◆ **Aim of the exercise**: Each line of the data below that includes the string "keys" must be copied.

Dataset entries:
--------------------------------

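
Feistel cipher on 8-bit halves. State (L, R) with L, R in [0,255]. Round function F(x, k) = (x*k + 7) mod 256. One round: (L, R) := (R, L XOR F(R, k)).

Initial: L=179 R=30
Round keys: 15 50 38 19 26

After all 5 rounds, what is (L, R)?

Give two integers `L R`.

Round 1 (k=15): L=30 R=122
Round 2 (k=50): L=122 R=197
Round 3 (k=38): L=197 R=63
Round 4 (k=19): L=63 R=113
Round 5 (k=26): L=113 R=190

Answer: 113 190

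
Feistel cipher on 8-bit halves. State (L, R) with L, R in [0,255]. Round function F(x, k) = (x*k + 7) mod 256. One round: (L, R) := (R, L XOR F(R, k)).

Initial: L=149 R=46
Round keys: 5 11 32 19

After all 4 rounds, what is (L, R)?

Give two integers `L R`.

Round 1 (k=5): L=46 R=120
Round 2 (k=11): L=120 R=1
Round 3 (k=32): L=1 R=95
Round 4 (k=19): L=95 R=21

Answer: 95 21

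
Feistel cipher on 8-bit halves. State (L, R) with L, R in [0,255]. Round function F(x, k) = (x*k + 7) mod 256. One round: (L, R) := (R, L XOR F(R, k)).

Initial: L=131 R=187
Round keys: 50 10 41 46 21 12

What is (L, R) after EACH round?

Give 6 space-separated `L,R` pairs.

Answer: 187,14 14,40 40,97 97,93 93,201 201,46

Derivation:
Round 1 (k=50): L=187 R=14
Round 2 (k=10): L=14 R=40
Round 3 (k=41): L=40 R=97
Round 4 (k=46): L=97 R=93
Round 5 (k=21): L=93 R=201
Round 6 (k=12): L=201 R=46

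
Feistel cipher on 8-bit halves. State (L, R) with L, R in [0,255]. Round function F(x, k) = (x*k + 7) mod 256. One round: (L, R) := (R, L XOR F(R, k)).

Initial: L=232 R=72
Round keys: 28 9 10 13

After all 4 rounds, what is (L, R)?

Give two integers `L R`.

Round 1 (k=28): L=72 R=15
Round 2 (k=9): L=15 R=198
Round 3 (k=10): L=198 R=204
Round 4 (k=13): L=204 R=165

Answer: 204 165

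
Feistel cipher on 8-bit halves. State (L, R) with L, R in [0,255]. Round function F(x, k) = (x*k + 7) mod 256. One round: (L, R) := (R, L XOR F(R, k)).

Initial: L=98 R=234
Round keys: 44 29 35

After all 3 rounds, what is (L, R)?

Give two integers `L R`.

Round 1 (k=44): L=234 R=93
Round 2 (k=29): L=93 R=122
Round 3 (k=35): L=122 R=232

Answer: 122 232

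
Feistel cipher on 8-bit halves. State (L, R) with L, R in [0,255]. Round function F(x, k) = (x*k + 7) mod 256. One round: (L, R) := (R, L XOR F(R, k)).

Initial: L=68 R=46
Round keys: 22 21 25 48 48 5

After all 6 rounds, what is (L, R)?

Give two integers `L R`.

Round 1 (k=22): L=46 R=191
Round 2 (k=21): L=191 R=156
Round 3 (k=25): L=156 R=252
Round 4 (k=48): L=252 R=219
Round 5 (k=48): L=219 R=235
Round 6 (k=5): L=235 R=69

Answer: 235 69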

--------------------------------

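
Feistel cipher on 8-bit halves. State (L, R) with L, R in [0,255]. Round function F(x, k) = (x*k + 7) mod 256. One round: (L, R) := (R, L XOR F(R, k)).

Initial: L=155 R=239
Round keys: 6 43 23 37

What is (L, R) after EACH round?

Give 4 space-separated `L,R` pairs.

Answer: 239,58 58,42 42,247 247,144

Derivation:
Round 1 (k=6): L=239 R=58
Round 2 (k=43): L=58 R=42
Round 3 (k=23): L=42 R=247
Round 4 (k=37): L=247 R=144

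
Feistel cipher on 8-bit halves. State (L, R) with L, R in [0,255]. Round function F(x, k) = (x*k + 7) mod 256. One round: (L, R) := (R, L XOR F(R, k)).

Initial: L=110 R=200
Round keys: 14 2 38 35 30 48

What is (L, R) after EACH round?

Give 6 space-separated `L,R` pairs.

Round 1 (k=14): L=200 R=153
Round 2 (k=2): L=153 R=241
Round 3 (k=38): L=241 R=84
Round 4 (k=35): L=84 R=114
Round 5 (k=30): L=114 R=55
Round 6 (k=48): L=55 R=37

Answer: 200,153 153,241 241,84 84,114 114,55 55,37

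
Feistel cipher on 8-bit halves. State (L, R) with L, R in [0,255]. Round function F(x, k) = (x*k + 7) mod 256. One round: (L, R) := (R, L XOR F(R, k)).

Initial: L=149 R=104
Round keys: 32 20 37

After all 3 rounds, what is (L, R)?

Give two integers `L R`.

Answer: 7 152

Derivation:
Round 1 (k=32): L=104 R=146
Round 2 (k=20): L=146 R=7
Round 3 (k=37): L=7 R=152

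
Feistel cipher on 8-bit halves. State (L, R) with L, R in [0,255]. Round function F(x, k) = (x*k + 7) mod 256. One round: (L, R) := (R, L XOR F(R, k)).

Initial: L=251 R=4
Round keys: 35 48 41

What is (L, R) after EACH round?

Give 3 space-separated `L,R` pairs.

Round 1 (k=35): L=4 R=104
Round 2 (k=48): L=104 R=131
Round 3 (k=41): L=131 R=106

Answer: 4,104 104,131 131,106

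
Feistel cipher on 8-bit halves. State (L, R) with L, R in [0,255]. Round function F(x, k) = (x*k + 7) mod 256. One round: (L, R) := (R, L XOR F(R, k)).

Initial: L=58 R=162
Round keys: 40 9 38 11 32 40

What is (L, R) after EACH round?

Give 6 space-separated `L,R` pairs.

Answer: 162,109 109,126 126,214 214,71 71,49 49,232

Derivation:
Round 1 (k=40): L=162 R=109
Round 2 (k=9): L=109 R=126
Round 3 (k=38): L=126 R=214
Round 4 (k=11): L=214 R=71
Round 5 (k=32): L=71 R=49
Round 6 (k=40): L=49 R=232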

--------------------------------

◆ **Response for this exercise**:
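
Round keys: 15 50 38 19 26
Round keys: 5 11 32 19
Round keys: 50 10 41 46 21 12
Round keys: 28 9 10 13
Round keys: 44 29 35
Round keys: 22 21 25 48 48 5
Round keys: 6 43 23 37
Round keys: 14 2 38 35 30 48
Round keys: 32 20 37
Round keys: 35 48 41
Round keys: 40 9 38 11 32 40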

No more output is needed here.